[TASK DIRECTIONS] Only the lines with the string "unknown" are needed; return each of them from the entries below.

[SOURCE INFORMATION]

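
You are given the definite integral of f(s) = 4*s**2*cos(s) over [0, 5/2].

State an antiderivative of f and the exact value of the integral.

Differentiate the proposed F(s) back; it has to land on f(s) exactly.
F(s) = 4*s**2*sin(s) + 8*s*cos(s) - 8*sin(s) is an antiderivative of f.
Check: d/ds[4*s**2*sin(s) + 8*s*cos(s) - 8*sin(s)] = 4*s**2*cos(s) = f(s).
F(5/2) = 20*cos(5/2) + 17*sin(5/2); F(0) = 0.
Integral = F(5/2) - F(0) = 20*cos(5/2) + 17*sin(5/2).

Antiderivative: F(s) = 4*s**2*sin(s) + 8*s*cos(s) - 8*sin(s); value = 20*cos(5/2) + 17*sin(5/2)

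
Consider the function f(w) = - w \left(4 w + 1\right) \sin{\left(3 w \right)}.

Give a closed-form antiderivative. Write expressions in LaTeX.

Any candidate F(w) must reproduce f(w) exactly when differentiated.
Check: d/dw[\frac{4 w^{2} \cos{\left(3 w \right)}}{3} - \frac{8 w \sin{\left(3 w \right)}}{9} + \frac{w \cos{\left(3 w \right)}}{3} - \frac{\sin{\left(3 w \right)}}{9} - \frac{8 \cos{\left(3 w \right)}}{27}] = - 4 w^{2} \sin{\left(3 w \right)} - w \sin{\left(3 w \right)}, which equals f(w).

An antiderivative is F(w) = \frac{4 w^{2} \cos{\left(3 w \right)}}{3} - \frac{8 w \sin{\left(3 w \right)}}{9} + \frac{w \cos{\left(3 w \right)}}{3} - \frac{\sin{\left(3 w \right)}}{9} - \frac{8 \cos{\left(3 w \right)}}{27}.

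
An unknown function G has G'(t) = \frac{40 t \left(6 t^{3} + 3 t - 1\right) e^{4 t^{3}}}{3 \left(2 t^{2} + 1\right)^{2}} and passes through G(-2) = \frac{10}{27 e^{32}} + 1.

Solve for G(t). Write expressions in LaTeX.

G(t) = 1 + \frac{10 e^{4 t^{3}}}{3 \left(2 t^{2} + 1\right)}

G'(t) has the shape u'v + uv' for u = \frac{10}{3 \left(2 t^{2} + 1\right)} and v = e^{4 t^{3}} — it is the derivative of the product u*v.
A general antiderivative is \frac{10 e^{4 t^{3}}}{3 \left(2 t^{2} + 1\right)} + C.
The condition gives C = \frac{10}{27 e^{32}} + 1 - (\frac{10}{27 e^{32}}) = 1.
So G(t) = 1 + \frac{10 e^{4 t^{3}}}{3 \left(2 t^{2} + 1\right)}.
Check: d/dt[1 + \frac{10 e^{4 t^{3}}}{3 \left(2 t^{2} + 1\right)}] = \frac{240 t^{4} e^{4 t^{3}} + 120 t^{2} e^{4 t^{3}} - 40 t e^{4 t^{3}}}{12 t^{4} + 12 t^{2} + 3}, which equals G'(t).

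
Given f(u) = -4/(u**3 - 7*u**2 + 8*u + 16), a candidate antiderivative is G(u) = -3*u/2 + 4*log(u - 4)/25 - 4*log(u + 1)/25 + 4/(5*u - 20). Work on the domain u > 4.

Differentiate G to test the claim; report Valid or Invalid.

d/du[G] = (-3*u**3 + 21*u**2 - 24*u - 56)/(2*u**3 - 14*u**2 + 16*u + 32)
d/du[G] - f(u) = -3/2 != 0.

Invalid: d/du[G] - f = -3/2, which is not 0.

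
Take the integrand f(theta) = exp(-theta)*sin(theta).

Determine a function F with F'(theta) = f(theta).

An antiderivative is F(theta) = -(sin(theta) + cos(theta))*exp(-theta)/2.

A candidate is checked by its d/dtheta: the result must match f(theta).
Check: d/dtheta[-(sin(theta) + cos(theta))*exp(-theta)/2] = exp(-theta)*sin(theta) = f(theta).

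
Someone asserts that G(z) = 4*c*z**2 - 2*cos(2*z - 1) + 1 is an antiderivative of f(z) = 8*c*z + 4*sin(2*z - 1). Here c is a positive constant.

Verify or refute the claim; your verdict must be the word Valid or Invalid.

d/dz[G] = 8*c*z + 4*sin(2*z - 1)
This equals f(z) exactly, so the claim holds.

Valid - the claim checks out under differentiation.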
...
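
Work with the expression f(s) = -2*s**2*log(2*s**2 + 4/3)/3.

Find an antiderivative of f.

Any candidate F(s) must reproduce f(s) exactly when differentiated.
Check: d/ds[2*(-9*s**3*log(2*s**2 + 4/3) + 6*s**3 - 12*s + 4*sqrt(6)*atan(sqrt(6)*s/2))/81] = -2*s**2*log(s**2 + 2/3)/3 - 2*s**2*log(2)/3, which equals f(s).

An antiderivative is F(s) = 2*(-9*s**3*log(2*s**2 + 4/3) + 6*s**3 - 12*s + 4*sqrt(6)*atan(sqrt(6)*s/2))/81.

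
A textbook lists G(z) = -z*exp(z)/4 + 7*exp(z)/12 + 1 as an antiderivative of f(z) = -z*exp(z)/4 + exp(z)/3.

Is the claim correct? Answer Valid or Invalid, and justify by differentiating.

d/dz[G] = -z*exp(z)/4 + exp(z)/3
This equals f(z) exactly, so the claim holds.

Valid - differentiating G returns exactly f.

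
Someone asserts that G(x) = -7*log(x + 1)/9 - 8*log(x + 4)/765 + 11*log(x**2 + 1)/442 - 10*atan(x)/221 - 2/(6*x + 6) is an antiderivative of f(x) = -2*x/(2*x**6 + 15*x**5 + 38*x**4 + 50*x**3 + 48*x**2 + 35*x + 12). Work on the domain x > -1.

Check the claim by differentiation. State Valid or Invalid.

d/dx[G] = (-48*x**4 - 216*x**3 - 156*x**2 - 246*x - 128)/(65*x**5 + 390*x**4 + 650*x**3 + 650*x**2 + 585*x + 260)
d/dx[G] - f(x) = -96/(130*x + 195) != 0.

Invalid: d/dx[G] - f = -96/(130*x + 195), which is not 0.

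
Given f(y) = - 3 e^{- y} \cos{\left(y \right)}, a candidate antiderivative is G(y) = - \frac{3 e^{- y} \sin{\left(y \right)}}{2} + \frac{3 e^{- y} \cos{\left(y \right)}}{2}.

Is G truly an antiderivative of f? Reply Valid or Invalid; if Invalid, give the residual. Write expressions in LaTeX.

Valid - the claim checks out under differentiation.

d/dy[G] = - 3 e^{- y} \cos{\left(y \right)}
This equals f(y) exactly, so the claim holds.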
* * *
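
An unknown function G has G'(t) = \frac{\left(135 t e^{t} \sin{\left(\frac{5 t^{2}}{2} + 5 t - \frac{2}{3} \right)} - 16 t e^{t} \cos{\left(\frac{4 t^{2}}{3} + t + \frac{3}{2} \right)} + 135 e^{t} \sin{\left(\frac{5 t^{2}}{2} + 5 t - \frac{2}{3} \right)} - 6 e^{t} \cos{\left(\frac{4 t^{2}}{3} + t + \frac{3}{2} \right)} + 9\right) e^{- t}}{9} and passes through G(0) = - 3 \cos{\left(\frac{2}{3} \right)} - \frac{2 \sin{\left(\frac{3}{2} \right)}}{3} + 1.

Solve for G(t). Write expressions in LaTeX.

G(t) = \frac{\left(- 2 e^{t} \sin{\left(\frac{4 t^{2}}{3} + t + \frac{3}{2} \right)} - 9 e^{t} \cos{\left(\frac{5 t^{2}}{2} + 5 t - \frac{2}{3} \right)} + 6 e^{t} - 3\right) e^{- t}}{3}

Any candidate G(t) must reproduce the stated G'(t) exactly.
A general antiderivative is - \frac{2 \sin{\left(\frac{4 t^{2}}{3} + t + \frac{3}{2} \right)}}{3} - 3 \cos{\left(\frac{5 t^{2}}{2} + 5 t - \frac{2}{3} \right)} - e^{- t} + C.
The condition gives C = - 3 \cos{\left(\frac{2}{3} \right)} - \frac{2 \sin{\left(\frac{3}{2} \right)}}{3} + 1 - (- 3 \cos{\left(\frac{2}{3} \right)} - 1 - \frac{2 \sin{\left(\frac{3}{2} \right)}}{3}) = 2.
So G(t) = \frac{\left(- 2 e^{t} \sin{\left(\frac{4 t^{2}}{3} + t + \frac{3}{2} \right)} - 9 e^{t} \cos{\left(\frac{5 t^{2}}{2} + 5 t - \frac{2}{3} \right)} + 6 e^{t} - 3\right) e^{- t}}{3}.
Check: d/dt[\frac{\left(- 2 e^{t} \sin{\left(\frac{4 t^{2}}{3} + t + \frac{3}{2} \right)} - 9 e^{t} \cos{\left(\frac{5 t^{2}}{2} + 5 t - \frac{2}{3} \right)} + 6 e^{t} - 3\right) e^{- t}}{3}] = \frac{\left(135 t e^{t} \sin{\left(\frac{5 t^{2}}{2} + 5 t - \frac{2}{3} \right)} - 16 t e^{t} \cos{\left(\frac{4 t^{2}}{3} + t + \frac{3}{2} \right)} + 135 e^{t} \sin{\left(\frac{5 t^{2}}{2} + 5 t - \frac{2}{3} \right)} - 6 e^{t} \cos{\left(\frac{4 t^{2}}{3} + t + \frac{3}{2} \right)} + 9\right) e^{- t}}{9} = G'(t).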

[ANSWER FOR THE TASK]
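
An unknown function G has G'(t) = \frac{40 t \left(6 t^{3} + 3 t - 1\right) e^{4 t^{3}}}{3 \left(2 t^{2} + 1\right)^{2}} and passes through G(-2) = \frac{10}{27 e^{32}} + 1.
An unknown function G has G'(t) = \frac{\left(135 t e^{t} \sin{\left(\frac{5 t^{2}}{2} + 5 t - \frac{2}{3} \right)} - 16 t e^{t} \cos{\left(\frac{4 t^{2}}{3} + t + \frac{3}{2} \right)} + 135 e^{t} \sin{\left(\frac{5 t^{2}}{2} + 5 t - \frac{2}{3} \right)} - 6 e^{t} \cos{\left(\frac{4 t^{2}}{3} + t + \frac{3}{2} \right)} + 9\right) e^{- t}}{9} and passes through G(0) = - 3 \cos{\left(\frac{2}{3} \right)} - \frac{2 \sin{\left(\frac{3}{2} \right)}}{3} + 1.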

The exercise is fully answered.